Task directions:
Write out the line that contains "The following values", then every following line to the end of the records below, with no other lines and no changes.

──────── Data supplied

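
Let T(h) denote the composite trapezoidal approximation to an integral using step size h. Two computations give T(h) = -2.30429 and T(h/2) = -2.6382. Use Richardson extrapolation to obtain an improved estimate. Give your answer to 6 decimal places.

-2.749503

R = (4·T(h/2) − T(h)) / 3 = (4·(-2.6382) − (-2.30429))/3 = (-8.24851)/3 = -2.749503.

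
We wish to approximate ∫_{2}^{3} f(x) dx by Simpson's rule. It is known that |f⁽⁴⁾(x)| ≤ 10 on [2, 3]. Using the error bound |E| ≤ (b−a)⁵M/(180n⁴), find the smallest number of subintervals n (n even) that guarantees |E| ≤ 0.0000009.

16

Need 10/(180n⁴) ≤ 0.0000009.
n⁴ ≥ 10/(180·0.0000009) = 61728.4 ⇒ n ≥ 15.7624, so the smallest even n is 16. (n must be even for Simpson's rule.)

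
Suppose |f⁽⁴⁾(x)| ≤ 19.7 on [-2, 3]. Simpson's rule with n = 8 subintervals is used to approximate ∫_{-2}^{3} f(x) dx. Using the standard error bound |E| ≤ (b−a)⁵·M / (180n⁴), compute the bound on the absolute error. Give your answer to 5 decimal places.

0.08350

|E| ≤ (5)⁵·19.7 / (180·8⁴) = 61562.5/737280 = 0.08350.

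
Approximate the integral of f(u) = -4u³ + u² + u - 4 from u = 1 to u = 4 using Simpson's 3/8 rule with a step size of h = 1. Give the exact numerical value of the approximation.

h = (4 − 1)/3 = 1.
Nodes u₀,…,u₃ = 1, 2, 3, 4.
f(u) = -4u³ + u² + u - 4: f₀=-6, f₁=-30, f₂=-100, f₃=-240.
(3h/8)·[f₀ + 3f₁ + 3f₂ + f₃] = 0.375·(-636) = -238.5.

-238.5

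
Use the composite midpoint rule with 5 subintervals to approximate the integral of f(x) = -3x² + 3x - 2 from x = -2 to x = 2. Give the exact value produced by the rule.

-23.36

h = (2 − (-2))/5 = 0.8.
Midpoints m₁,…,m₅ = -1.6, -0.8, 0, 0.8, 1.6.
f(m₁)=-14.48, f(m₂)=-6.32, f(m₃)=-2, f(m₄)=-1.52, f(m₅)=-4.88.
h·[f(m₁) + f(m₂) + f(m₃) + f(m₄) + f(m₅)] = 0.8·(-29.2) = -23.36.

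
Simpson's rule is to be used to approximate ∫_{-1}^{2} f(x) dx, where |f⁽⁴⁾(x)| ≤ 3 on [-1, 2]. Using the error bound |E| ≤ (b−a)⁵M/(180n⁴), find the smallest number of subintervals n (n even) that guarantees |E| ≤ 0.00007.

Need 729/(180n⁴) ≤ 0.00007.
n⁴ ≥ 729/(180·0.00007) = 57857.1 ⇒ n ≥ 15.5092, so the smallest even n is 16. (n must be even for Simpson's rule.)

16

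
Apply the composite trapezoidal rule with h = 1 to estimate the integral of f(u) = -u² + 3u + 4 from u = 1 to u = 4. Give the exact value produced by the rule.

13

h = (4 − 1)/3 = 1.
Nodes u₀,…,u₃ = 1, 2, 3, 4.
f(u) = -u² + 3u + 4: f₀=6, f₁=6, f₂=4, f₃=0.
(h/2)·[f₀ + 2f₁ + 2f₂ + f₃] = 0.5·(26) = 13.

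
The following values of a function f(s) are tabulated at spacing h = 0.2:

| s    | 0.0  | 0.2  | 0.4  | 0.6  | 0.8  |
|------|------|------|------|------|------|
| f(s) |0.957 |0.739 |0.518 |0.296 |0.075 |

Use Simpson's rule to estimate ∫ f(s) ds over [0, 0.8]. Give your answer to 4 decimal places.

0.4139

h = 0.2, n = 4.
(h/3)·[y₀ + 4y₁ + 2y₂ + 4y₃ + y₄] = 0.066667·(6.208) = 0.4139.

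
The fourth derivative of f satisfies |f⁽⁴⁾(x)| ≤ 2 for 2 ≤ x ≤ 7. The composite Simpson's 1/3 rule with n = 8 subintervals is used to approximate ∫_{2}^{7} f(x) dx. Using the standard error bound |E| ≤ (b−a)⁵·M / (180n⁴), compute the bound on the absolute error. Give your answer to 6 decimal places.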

────────────────

Reply:
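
The following values of a function f(s) are tabulated at spacing h = 0.2:

| s    | 0.0  | 0.2  | 0.4  | 0.6  | 0.8  |
|------|------|------|------|------|------|
| f(s) |0.957 |0.739 |0.518 |0.296 |0.075 |

Use Simpson's rule to estimate ∫ f(s) ds over [0, 0.8]. Give your answer to 4 decimal places.

0.4139

h = 0.2, n = 4.
(h/3)·[y₀ + 4y₁ + 2y₂ + 4y₃ + y₄] = 0.066667·(6.208) = 0.4139.

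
The fourth derivative of f satisfies |f⁽⁴⁾(x)| ≤ 2 for 2 ≤ x ≤ 7. The composite Simpson's 1/3 rule with n = 8 subintervals is used to approximate ∫_{2}^{7} f(x) dx. Using the standard error bound |E| ≤ (b−a)⁵·M / (180n⁴), compute the bound on the absolute error. Give your answer to 6 decimal places.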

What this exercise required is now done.